[THE TASK]:
Look through the data that follows and copy each line with the string "Answer".

=== Section Start ===

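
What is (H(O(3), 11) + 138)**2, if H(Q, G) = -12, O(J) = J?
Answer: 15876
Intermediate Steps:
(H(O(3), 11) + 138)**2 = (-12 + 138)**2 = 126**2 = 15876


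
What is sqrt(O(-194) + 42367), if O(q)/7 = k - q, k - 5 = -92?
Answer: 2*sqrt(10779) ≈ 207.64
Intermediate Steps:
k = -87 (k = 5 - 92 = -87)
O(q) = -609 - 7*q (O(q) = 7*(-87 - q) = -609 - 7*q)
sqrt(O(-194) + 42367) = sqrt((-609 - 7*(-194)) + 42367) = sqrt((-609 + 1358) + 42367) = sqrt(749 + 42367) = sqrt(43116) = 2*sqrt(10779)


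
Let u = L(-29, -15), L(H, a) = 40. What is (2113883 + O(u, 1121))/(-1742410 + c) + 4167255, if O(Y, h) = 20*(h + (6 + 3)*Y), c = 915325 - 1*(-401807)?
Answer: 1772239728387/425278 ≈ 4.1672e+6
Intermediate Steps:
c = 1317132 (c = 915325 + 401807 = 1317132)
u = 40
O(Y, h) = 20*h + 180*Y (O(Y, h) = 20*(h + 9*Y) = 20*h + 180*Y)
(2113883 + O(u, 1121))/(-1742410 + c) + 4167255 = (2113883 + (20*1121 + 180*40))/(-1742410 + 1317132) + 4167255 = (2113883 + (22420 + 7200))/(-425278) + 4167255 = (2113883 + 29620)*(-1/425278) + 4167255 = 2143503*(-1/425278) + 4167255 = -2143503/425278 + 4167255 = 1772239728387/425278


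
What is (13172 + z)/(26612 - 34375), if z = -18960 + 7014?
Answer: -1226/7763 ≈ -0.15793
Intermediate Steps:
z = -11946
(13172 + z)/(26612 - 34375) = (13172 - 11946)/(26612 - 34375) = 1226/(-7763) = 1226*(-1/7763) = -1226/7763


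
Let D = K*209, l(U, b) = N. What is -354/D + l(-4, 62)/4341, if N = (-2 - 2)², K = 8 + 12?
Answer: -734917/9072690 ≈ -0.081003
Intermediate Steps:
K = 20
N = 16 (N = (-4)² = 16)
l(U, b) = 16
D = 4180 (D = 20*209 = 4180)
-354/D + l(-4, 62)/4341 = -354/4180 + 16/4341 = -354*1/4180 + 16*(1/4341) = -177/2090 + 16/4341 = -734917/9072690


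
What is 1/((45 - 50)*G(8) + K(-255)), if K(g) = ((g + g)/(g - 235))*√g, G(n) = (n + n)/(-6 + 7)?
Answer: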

=== Section End ===

[RESULT BELOW]:
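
Answer: 15876
Answer: 2*sqrt(10779) ≈ 207.64
Answer: 1772239728387/425278 ≈ 4.1672e+6
Answer: -1226/7763 ≈ -0.15793
Answer: -734917/9072690 ≈ -0.081003
Answer: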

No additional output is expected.